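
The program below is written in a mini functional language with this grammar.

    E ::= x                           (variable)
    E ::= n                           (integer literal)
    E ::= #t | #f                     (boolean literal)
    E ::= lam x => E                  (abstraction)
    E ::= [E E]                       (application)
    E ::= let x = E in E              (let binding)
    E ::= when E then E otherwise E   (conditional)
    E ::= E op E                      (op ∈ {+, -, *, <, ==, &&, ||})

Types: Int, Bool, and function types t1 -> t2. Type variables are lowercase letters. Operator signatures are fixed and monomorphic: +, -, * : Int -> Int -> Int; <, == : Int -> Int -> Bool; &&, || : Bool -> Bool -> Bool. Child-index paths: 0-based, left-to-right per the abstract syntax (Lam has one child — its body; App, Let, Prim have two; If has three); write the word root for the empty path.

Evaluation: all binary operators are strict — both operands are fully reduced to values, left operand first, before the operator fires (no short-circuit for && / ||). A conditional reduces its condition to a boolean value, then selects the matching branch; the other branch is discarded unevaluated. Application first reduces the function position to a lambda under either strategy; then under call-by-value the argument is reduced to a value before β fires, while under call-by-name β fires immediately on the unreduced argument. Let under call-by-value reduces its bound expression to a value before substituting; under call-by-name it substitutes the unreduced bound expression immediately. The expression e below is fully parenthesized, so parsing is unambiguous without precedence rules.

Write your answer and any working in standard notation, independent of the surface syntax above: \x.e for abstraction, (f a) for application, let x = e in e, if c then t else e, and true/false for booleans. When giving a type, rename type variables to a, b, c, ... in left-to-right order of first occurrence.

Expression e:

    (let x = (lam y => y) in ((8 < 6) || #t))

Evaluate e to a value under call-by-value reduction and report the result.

Working:
step 0: (let x = (\y.y) in ((8 < 6) || true))
step 1: [let@root] ((8 < 6) || true)
step 2: [delta@0] (false || true)
step 3: [delta@root] true

Answer: true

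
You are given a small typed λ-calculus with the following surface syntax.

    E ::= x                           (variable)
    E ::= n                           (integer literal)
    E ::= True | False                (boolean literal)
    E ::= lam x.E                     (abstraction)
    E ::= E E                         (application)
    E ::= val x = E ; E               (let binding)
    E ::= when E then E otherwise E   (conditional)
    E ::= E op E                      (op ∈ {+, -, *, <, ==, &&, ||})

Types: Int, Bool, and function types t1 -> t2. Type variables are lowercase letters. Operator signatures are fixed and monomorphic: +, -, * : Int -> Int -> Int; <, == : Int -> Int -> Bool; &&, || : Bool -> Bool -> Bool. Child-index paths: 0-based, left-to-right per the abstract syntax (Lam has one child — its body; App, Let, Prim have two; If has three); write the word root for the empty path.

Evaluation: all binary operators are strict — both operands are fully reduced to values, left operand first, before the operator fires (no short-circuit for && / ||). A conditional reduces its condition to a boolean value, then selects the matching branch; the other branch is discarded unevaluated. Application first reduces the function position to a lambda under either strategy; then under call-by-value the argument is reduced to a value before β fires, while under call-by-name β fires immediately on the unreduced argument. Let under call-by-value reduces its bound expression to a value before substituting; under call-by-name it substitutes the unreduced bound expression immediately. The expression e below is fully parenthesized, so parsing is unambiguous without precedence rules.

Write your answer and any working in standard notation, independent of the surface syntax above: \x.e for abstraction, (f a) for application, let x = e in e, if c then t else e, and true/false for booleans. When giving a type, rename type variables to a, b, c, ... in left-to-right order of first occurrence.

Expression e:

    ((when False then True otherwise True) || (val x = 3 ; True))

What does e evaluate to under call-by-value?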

══════════

■ Task goal
Copy each entry above exactly, character for character.

■ Solution to this task
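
The program below is written in a mini functional language with this grammar.

    E ::= x                           (variable)
    E ::= n                           (integer literal)
    E ::= #t | #f                     (boolean literal)
    E ::= lam x => E                  (abstraction)
    E ::= [E E]                       (application)
    E ::= let x = E in E              (let binding)
    E ::= when E then E otherwise E   (conditional)
    E ::= E op E                      (op ∈ {+, -, *, <, ==, &&, ||})

Types: Int, Bool, and function types t1 -> t2. Type variables are lowercase letters. Operator signatures are fixed and monomorphic: +, -, * : Int -> Int -> Int; <, == : Int -> Int -> Bool; &&, || : Bool -> Bool -> Bool. Child-index paths: 0-based, left-to-right per the abstract syntax (Lam has one child — its body; App, Let, Prim have two; If has three); write the word root for the empty path.

Evaluation: all binary operators are strict — both operands are fully reduced to values, left operand first, before the operator fires (no short-circuit for && / ||). A conditional reduces its condition to a boolean value, then selects the matching branch; the other branch is discarded unevaluated. Application first reduces the function position to a lambda under either strategy; then under call-by-value the argument is reduced to a value before β fires, while under call-by-name β fires immediately on the unreduced argument. Let under call-by-value reduces its bound expression to a value before substituting; under call-by-name it substitutes the unreduced bound expression immediately. The expression e below is fully parenthesized, so parsing is unambiguous without precedence rules.

Write your answer and any working in standard notation, independent of the surface syntax above: \x.e for abstraction, (f a) for application, let x = e in e, if c then t else e, and true/false for booleans. When giving a type, rename type variables to a, b, c, ... in left-to-right order of first occurrence.

Expression e:

    (let x = (lam y => y) in ((8 < 6) || #t))

Evaluate e to a value under call-by-value reduction and report the result.

Working:
step 0: (let x = (\y.y) in ((8 < 6) || true))
step 1: [let@root] ((8 < 6) || true)
step 2: [delta@0] (false || true)
step 3: [delta@root] true

Answer: true

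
You are given a small typed λ-calculus with the following surface syntax.

    E ::= x                           (variable)
    E ::= n                           (integer literal)
    E ::= True | False                (boolean literal)
    E ::= lam x.E                     (abstraction)
    E ::= E E                         (application)
    E ::= val x = E ; E               (let binding)
    E ::= when E then E otherwise E   (conditional)
    E ::= E op E                      (op ∈ {+, -, *, <, ==, &&, ||})

Types: Int, Bool, and function types t1 -> t2. Type variables are lowercase letters. Operator signatures are fixed and monomorphic: +, -, * : Int -> Int -> Int; <, == : Int -> Int -> Bool; &&, || : Bool -> Bool -> Bool. Child-index paths: 0-based, left-to-right per the abstract syntax (Lam has one child — its body; App, Let, Prim have two; If has three); write the word root for the empty path.

Evaluation: all binary operators are strict — both operands are fully reduced to values, left operand first, before the operator fires (no short-circuit for && / ||). A conditional reduces its condition to a boolean value, then selects the matching branch; the other branch is discarded unevaluated. Application first reduces the function position to a lambda under either strategy; then under call-by-value the argument is reduced to a value before β fires, while under call-by-name β fires immediately on the unreduced argument. Let under call-by-value reduces its bound expression to a value before substituting; under call-by-name it substitutes the unreduced bound expression immediately. The expression e below is fully parenthesized, so parsing is unambiguous without precedence rules.

Write your answer and any working in standard notation, independent of the surface syntax above: \x.e for abstraction, (f a) for application, let x = e in e, if c then t else e, and true/false for booleans. When giving a type, rename type variables to a, b, c, ... in left-to-right order of first occurrence.

Expression e:

    ((when False then True otherwise True) || (val x = 3 ; True))

What does e evaluate to under call-by-value?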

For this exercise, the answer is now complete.